• [What this task involves]: Please print the data that follows, keeping every line exact.

● ● ● ●

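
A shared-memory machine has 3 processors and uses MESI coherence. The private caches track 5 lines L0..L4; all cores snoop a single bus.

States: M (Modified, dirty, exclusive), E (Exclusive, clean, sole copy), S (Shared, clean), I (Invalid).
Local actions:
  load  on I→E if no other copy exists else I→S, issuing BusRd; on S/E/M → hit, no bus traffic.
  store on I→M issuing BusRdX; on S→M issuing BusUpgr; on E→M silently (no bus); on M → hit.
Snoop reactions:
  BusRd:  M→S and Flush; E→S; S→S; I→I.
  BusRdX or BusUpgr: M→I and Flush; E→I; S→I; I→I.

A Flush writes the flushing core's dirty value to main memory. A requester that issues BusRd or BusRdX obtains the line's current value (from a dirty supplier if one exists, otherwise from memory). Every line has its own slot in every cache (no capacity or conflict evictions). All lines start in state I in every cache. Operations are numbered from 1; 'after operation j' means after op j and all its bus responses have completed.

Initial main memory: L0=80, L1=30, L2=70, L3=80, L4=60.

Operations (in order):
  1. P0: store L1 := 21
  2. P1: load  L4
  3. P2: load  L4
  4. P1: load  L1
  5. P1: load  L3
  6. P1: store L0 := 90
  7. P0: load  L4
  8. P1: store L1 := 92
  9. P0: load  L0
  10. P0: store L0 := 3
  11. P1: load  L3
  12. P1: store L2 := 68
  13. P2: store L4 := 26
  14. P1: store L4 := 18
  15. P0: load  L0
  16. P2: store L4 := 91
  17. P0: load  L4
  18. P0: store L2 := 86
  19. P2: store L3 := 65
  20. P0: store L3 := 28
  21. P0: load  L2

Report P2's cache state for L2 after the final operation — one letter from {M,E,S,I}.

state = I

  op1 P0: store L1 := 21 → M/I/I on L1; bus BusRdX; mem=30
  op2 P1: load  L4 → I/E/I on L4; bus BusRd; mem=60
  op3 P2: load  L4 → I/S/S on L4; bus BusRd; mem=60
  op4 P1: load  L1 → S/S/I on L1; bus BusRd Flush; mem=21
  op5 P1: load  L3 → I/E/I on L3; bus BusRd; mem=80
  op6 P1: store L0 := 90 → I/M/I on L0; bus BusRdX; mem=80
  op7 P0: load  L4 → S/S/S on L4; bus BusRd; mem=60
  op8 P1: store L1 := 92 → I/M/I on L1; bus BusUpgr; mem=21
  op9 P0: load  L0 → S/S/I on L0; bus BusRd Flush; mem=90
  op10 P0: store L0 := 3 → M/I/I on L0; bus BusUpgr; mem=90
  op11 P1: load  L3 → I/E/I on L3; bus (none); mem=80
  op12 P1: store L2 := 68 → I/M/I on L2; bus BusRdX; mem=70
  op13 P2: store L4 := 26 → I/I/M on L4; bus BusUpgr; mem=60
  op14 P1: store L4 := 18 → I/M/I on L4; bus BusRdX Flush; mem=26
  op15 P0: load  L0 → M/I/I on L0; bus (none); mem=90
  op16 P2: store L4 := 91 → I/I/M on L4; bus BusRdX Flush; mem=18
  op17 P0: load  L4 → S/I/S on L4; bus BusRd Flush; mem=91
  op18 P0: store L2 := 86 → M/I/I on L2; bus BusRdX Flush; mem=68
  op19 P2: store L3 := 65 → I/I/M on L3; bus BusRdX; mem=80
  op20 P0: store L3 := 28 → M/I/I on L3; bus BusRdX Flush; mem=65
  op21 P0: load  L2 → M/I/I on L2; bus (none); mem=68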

● ● ● ●

• [Answer section]:
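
A shared-memory machine has 3 processors and uses MESI coherence. The private caches track 5 lines L0..L4; all cores snoop a single bus.

States: M (Modified, dirty, exclusive), E (Exclusive, clean, sole copy), S (Shared, clean), I (Invalid).
Local actions:
  load  on I→E if no other copy exists else I→S, issuing BusRd; on S/E/M → hit, no bus traffic.
  store on I→M issuing BusRdX; on S→M issuing BusUpgr; on E→M silently (no bus); on M → hit.
Snoop reactions:
  BusRd:  M→S and Flush; E→S; S→S; I→I.
  BusRdX or BusUpgr: M→I and Flush; E→I; S→I; I→I.

A Flush writes the flushing core's dirty value to main memory. A requester that issues BusRd or BusRdX obtains the line's current value (from a dirty supplier if one exists, otherwise from memory). Every line has its own slot in every cache (no capacity or conflict evictions). All lines start in state I in every cache. Operations are numbered from 1; 'after operation j' means after op j and all its bus responses have completed.

Initial main memory: L0=80, L1=30, L2=70, L3=80, L4=60.

Operations (in order):
  1. P0: store L1 := 21
  2. P1: load  L4
  3. P2: load  L4
  4. P1: load  L1
  5. P1: load  L3
  6. P1: store L0 := 90
  7. P0: load  L4
  8. P1: store L1 := 92
  9. P0: load  L0
  10. P0: store L0 := 3
  11. P1: load  L3
  12. P1: store L2 := 68
  13. P2: store L4 := 26
  14. P1: store L4 := 18
  15. P0: load  L0
  16. P2: store L4 := 91
  17. P0: load  L4
  18. P0: store L2 := 86
  19. P2: store L3 := 65
  20. P0: store L3 := 28
  21. P0: load  L2

Report P2's cache state for L2 after the final operation — one letter from {M,E,S,I}.

state = I

  op1 P0: store L1 := 21 → M/I/I on L1; bus BusRdX; mem=30
  op2 P1: load  L4 → I/E/I on L4; bus BusRd; mem=60
  op3 P2: load  L4 → I/S/S on L4; bus BusRd; mem=60
  op4 P1: load  L1 → S/S/I on L1; bus BusRd Flush; mem=21
  op5 P1: load  L3 → I/E/I on L3; bus BusRd; mem=80
  op6 P1: store L0 := 90 → I/M/I on L0; bus BusRdX; mem=80
  op7 P0: load  L4 → S/S/S on L4; bus BusRd; mem=60
  op8 P1: store L1 := 92 → I/M/I on L1; bus BusUpgr; mem=21
  op9 P0: load  L0 → S/S/I on L0; bus BusRd Flush; mem=90
  op10 P0: store L0 := 3 → M/I/I on L0; bus BusUpgr; mem=90
  op11 P1: load  L3 → I/E/I on L3; bus (none); mem=80
  op12 P1: store L2 := 68 → I/M/I on L2; bus BusRdX; mem=70
  op13 P2: store L4 := 26 → I/I/M on L4; bus BusUpgr; mem=60
  op14 P1: store L4 := 18 → I/M/I on L4; bus BusRdX Flush; mem=26
  op15 P0: load  L0 → M/I/I on L0; bus (none); mem=90
  op16 P2: store L4 := 91 → I/I/M on L4; bus BusRdX Flush; mem=18
  op17 P0: load  L4 → S/I/S on L4; bus BusRd Flush; mem=91
  op18 P0: store L2 := 86 → M/I/I on L2; bus BusRdX Flush; mem=68
  op19 P2: store L3 := 65 → I/I/M on L3; bus BusRdX; mem=80
  op20 P0: store L3 := 28 → M/I/I on L3; bus BusRdX Flush; mem=65
  op21 P0: load  L2 → M/I/I on L2; bus (none); mem=68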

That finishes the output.